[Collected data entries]
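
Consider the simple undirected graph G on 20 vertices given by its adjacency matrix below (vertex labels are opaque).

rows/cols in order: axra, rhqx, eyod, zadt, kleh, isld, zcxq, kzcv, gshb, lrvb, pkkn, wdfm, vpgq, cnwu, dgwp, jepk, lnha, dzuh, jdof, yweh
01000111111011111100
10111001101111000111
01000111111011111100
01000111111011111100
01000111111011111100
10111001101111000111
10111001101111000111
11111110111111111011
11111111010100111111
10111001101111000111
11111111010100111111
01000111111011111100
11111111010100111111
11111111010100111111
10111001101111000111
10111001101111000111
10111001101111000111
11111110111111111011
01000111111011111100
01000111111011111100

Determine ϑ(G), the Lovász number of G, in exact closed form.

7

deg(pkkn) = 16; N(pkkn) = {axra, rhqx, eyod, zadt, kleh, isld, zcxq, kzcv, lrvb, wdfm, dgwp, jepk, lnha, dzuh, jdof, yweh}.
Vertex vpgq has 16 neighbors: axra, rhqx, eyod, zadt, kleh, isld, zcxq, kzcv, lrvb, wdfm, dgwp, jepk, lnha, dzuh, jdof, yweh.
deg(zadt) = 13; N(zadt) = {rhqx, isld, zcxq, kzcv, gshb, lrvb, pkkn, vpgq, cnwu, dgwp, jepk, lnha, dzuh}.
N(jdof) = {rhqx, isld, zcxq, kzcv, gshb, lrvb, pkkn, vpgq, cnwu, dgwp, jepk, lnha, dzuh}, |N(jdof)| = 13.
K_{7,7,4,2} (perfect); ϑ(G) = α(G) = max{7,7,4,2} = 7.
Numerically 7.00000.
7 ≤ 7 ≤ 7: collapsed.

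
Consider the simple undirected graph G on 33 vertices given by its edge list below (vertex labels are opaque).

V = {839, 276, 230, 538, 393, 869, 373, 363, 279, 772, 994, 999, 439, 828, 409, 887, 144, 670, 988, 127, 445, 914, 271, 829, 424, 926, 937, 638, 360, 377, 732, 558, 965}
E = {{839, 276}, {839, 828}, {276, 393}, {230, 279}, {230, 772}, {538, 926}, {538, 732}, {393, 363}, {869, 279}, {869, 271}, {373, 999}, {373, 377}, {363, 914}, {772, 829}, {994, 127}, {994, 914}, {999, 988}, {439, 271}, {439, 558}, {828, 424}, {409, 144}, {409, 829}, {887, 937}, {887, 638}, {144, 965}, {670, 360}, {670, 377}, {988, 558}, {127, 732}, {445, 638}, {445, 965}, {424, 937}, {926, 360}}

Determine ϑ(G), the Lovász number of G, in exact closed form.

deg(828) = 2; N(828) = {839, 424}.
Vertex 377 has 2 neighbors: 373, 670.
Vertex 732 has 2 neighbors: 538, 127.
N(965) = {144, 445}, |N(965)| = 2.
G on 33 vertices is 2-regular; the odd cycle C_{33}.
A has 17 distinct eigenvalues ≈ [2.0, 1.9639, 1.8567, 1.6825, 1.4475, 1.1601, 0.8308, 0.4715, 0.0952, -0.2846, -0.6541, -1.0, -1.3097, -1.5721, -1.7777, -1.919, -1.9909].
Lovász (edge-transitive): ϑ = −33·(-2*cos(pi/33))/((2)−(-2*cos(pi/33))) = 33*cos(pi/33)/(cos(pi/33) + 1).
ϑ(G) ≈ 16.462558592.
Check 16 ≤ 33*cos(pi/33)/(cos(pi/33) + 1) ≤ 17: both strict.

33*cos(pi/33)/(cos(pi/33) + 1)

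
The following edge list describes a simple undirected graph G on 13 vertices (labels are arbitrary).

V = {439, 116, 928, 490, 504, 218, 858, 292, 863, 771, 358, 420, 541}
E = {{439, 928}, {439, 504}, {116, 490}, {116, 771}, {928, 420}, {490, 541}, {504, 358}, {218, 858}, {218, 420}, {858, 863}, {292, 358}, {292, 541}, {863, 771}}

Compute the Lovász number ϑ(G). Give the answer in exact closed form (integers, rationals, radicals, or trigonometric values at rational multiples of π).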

* Problem
A faithful retyping of every entry above is the task.

* Result for this task
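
Consider the simple undirected graph G on 20 vertices given by its adjacency matrix below (vertex labels are opaque).

rows/cols in order: axra, rhqx, eyod, zadt, kleh, isld, zcxq, kzcv, gshb, lrvb, pkkn, wdfm, vpgq, cnwu, dgwp, jepk, lnha, dzuh, jdof, yweh
01000111111011111100
10111001101111000111
01000111111011111100
01000111111011111100
01000111111011111100
10111001101111000111
10111001101111000111
11111110111111111011
11111111010100111111
10111001101111000111
11111111010100111111
01000111111011111100
11111111010100111111
11111111010100111111
10111001101111000111
10111001101111000111
10111001101111000111
11111110111111111011
01000111111011111100
01000111111011111100

Determine ϑ(G), the Lovász number of G, in exact closed form.

7

deg(pkkn) = 16; N(pkkn) = {axra, rhqx, eyod, zadt, kleh, isld, zcxq, kzcv, lrvb, wdfm, dgwp, jepk, lnha, dzuh, jdof, yweh}.
Vertex vpgq has 16 neighbors: axra, rhqx, eyod, zadt, kleh, isld, zcxq, kzcv, lrvb, wdfm, dgwp, jepk, lnha, dzuh, jdof, yweh.
deg(zadt) = 13; N(zadt) = {rhqx, isld, zcxq, kzcv, gshb, lrvb, pkkn, vpgq, cnwu, dgwp, jepk, lnha, dzuh}.
N(jdof) = {rhqx, isld, zcxq, kzcv, gshb, lrvb, pkkn, vpgq, cnwu, dgwp, jepk, lnha, dzuh}, |N(jdof)| = 13.
K_{7,7,4,2} (perfect); ϑ(G) = α(G) = max{7,7,4,2} = 7.
Numerically 7.00000.
7 ≤ 7 ≤ 7: collapsed.

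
Consider the simple undirected graph G on 33 vertices given by its edge list below (vertex labels are opaque).

V = {839, 276, 230, 538, 393, 869, 373, 363, 279, 772, 994, 999, 439, 828, 409, 887, 144, 670, 988, 127, 445, 914, 271, 829, 424, 926, 937, 638, 360, 377, 732, 558, 965}
E = {{839, 276}, {839, 828}, {276, 393}, {230, 279}, {230, 772}, {538, 926}, {538, 732}, {393, 363}, {869, 279}, {869, 271}, {373, 999}, {373, 377}, {363, 914}, {772, 829}, {994, 127}, {994, 914}, {999, 988}, {439, 271}, {439, 558}, {828, 424}, {409, 144}, {409, 829}, {887, 937}, {887, 638}, {144, 965}, {670, 360}, {670, 377}, {988, 558}, {127, 732}, {445, 638}, {445, 965}, {424, 937}, {926, 360}}

Determine ϑ(G), the Lovász number of G, in exact closed form.

deg(828) = 2; N(828) = {839, 424}.
Vertex 377 has 2 neighbors: 373, 670.
Vertex 732 has 2 neighbors: 538, 127.
N(965) = {144, 445}, |N(965)| = 2.
G on 33 vertices is 2-regular; the odd cycle C_{33}.
A has 17 distinct eigenvalues ≈ [2.0, 1.9639, 1.8567, 1.6825, 1.4475, 1.1601, 0.8308, 0.4715, 0.0952, -0.2846, -0.6541, -1.0, -1.3097, -1.5721, -1.7777, -1.919, -1.9909].
Lovász (edge-transitive): ϑ = −33·(-2*cos(pi/33))/((2)−(-2*cos(pi/33))) = 33*cos(pi/33)/(cos(pi/33) + 1).
ϑ(G) ≈ 16.462558592.
Check 16 ≤ 33*cos(pi/33)/(cos(pi/33) + 1) ≤ 17: both strict.

33*cos(pi/33)/(cos(pi/33) + 1)

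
The following edge list describes a simple undirected graph G on 13 vertices (labels are arbitrary).

V = {439, 116, 928, 490, 504, 218, 858, 292, 863, 771, 358, 420, 541}
E = {{439, 928}, {439, 504}, {116, 490}, {116, 771}, {928, 420}, {490, 541}, {504, 358}, {218, 858}, {218, 420}, {858, 863}, {292, 358}, {292, 541}, {863, 771}}

Compute the Lovász number ϑ(G). Give the answer in exact closed form (integers, rationals, radicals, or trigonometric values at rational multiples of π).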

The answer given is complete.